= Task requirements =
Beginning with the line that contains "- t = 8 s: position = -7 m", copy each remaining line of the data below exactly.

= Exercise material =

● ● ● ● ●

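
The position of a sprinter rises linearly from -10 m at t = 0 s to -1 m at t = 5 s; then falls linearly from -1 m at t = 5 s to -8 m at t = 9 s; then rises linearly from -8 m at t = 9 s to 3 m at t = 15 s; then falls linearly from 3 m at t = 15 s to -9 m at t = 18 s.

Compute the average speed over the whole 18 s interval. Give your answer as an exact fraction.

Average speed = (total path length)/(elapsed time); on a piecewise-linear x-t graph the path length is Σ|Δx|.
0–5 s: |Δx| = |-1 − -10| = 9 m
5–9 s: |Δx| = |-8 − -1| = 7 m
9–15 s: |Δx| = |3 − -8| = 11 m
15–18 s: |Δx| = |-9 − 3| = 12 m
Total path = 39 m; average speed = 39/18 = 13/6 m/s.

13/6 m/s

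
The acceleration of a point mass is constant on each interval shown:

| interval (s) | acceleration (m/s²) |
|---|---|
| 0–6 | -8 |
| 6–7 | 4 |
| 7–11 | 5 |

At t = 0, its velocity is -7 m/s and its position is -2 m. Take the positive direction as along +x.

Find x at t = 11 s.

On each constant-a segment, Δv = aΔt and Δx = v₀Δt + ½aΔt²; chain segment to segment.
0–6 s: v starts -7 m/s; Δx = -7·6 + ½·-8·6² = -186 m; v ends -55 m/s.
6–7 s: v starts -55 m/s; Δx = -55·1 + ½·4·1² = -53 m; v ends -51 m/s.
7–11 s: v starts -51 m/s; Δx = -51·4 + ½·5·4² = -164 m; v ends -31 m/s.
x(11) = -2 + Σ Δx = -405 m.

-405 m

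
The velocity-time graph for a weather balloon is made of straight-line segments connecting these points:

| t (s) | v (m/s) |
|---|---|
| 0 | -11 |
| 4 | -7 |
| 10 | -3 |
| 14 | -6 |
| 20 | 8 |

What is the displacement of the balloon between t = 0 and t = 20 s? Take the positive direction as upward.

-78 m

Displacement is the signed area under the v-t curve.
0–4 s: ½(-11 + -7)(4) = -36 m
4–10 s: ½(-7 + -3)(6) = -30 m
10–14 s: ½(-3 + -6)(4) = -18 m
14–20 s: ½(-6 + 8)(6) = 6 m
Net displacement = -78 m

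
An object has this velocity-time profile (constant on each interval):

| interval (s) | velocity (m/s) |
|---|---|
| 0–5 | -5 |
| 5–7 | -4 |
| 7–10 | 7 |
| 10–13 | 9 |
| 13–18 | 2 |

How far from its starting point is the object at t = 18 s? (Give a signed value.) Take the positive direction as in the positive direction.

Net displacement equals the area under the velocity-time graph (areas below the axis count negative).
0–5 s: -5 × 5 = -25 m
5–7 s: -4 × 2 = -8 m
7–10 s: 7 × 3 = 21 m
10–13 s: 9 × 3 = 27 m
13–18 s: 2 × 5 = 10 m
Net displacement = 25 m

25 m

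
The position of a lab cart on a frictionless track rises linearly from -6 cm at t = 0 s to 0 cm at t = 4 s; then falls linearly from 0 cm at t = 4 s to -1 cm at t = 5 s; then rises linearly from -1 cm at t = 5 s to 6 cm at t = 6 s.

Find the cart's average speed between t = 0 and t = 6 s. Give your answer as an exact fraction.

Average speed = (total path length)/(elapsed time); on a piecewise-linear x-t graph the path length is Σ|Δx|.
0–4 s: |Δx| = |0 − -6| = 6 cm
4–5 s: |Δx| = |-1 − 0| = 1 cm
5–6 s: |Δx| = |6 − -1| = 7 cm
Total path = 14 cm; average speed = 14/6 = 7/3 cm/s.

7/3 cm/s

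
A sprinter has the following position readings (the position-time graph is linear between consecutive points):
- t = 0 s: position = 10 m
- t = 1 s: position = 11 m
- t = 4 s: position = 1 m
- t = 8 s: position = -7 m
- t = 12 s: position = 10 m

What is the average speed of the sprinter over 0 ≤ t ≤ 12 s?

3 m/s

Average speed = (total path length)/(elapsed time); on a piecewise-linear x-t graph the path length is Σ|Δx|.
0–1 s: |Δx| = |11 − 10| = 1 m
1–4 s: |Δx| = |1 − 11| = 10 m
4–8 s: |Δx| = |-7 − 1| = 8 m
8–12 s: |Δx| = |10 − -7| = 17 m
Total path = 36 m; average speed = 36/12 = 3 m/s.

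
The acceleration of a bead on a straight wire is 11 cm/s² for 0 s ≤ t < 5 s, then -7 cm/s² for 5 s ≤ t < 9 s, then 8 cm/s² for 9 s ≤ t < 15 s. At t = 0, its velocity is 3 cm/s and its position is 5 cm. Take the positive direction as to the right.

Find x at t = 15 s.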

● ● ● ● ●

= Solution to this task =
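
- t = 8 s: position = -7 m
- t = 12 s: position = 10 m

What is the average speed of the sprinter over 0 ≤ t ≤ 12 s?

3 m/s

Average speed = (total path length)/(elapsed time); on a piecewise-linear x-t graph the path length is Σ|Δx|.
0–1 s: |Δx| = |11 − 10| = 1 m
1–4 s: |Δx| = |1 − 11| = 10 m
4–8 s: |Δx| = |-7 − 1| = 8 m
8–12 s: |Δx| = |10 − -7| = 17 m
Total path = 36 m; average speed = 36/12 = 3 m/s.

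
The acceleration of a bead on a straight wire is 11 cm/s² for 0 s ≤ t < 5 s, then -7 cm/s² for 5 s ≤ t < 9 s, then 8 cm/s² for 9 s ≤ t < 15 s. At t = 0, its velocity is 3 cm/s and its position is 5 cm. Take the positive direction as to the right.

Find x at t = 15 s.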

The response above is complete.